[Collected data entries]
-=-=-
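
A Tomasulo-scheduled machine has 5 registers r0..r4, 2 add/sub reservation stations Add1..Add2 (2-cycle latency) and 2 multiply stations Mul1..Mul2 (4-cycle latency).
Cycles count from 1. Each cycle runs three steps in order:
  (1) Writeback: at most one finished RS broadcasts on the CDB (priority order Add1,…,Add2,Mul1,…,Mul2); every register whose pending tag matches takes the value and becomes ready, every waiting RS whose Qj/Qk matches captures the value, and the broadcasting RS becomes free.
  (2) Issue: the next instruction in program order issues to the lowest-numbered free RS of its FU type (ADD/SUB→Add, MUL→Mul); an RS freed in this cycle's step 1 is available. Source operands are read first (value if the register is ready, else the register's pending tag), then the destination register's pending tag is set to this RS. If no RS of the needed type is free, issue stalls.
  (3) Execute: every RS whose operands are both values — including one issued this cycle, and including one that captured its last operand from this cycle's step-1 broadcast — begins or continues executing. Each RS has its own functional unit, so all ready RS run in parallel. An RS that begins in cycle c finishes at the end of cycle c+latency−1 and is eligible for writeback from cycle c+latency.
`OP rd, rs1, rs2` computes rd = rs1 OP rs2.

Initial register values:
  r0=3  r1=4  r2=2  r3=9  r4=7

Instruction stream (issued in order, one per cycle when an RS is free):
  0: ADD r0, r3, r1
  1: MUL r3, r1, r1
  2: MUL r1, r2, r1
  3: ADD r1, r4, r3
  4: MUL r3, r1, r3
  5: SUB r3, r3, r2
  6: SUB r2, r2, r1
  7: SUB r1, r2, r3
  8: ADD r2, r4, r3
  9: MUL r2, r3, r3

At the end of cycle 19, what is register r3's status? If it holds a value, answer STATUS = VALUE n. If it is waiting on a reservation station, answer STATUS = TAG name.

STATUS = VALUE 366

cycle 1: issue ADD r0<-Add1 // r0:Add1,r1:4,r2:2,r3:9,r4:7
cycle 2: issue MUL r3<-Mul1 // r0:Add1,r1:4,r2:2,r3:Mul1,r4:7
cycle 3: CDB Add1=13; issue MUL r1<-Mul2 // r0:13,r1:Mul2,r2:2,r3:Mul1,r4:7
cycle 4: issue ADD r1<-Add1 // r0:13,r1:Add1,r2:2,r3:Mul1,r4:7
cycle 5: stall // r0:13,r1:Add1,r2:2,r3:Mul1,r4:7
cycle 6: CDB Mul1=16; issue MUL r3<-Mul1 // r0:13,r1:Add1,r2:2,r3:Mul1,r4:7
cycle 7: CDB Mul2=8; issue SUB r3<-Add2 // r0:13,r1:Add1,r2:2,r3:Add2,r4:7
cycle 8: CDB Add1=23; issue SUB r2<-Add1 // r0:13,r1:23,r2:Add1,r3:Add2,r4:7
cycle 9: stall // r0:13,r1:23,r2:Add1,r3:Add2,r4:7
cycle 10: CDB Add1=-21; issue SUB r1<-Add1 // r0:13,r1:Add1,r2:-21,r3:Add2,r4:7
cycle 11: stall // r0:13,r1:Add1,r2:-21,r3:Add2,r4:7
cycle 12: CDB Mul1=368; stall // r0:13,r1:Add1,r2:-21,r3:Add2,r4:7
cycle 13: stall // r0:13,r1:Add1,r2:-21,r3:Add2,r4:7
cycle 14: CDB Add2=366; issue ADD r2<-Add2 // r0:13,r1:Add1,r2:Add2,r3:366,r4:7
cycle 15: issue MUL r2<-Mul1 // r0:13,r1:Add1,r2:Mul1,r3:366,r4:7
cycle 16: CDB Add1=-387 // r0:13,r1:-387,r2:Mul1,r3:366,r4:7
cycle 17: CDB Add2=373 // r0:13,r1:-387,r2:Mul1,r3:366,r4:7
cycle 18: - // r0:13,r1:-387,r2:Mul1,r3:366,r4:7
cycle 19: CDB Mul1=133956 // r0:13,r1:-387,r2:133956,r3:366,r4:7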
-=-=-
AIM OF THE EXERCISE
Every line above should be written out again, unchanged.

EXERCISE OUTPUT
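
A Tomasulo-scheduled machine has 5 registers r0..r4, 2 add/sub reservation stations Add1..Add2 (2-cycle latency) and 2 multiply stations Mul1..Mul2 (4-cycle latency).
Cycles count from 1. Each cycle runs three steps in order:
  (1) Writeback: at most one finished RS broadcasts on the CDB (priority order Add1,…,Add2,Mul1,…,Mul2); every register whose pending tag matches takes the value and becomes ready, every waiting RS whose Qj/Qk matches captures the value, and the broadcasting RS becomes free.
  (2) Issue: the next instruction in program order issues to the lowest-numbered free RS of its FU type (ADD/SUB→Add, MUL→Mul); an RS freed in this cycle's step 1 is available. Source operands are read first (value if the register is ready, else the register's pending tag), then the destination register's pending tag is set to this RS. If no RS of the needed type is free, issue stalls.
  (3) Execute: every RS whose operands are both values — including one issued this cycle, and including one that captured its last operand from this cycle's step-1 broadcast — begins or continues executing. Each RS has its own functional unit, so all ready RS run in parallel. An RS that begins in cycle c finishes at the end of cycle c+latency−1 and is eligible for writeback from cycle c+latency.
`OP rd, rs1, rs2` computes rd = rs1 OP rs2.

Initial register values:
  r0=3  r1=4  r2=2  r3=9  r4=7

Instruction stream (issued in order, one per cycle when an RS is free):
  0: ADD r0, r3, r1
  1: MUL r3, r1, r1
  2: MUL r1, r2, r1
  3: ADD r1, r4, r3
  4: MUL r3, r1, r3
  5: SUB r3, r3, r2
  6: SUB r2, r2, r1
  7: SUB r1, r2, r3
  8: ADD r2, r4, r3
  9: MUL r2, r3, r3

At the end of cycle 19, what is register r3's status? If it holds a value, answer STATUS = VALUE n. If it is waiting on a reservation station, answer STATUS = TAG name.

STATUS = VALUE 366

cycle 1: issue ADD r0<-Add1 // r0:Add1,r1:4,r2:2,r3:9,r4:7
cycle 2: issue MUL r3<-Mul1 // r0:Add1,r1:4,r2:2,r3:Mul1,r4:7
cycle 3: CDB Add1=13; issue MUL r1<-Mul2 // r0:13,r1:Mul2,r2:2,r3:Mul1,r4:7
cycle 4: issue ADD r1<-Add1 // r0:13,r1:Add1,r2:2,r3:Mul1,r4:7
cycle 5: stall // r0:13,r1:Add1,r2:2,r3:Mul1,r4:7
cycle 6: CDB Mul1=16; issue MUL r3<-Mul1 // r0:13,r1:Add1,r2:2,r3:Mul1,r4:7
cycle 7: CDB Mul2=8; issue SUB r3<-Add2 // r0:13,r1:Add1,r2:2,r3:Add2,r4:7
cycle 8: CDB Add1=23; issue SUB r2<-Add1 // r0:13,r1:23,r2:Add1,r3:Add2,r4:7
cycle 9: stall // r0:13,r1:23,r2:Add1,r3:Add2,r4:7
cycle 10: CDB Add1=-21; issue SUB r1<-Add1 // r0:13,r1:Add1,r2:-21,r3:Add2,r4:7
cycle 11: stall // r0:13,r1:Add1,r2:-21,r3:Add2,r4:7
cycle 12: CDB Mul1=368; stall // r0:13,r1:Add1,r2:-21,r3:Add2,r4:7
cycle 13: stall // r0:13,r1:Add1,r2:-21,r3:Add2,r4:7
cycle 14: CDB Add2=366; issue ADD r2<-Add2 // r0:13,r1:Add1,r2:Add2,r3:366,r4:7
cycle 15: issue MUL r2<-Mul1 // r0:13,r1:Add1,r2:Mul1,r3:366,r4:7
cycle 16: CDB Add1=-387 // r0:13,r1:-387,r2:Mul1,r3:366,r4:7
cycle 17: CDB Add2=373 // r0:13,r1:-387,r2:Mul1,r3:366,r4:7
cycle 18: - // r0:13,r1:-387,r2:Mul1,r3:366,r4:7
cycle 19: CDB Mul1=133956 // r0:13,r1:-387,r2:133956,r3:366,r4:7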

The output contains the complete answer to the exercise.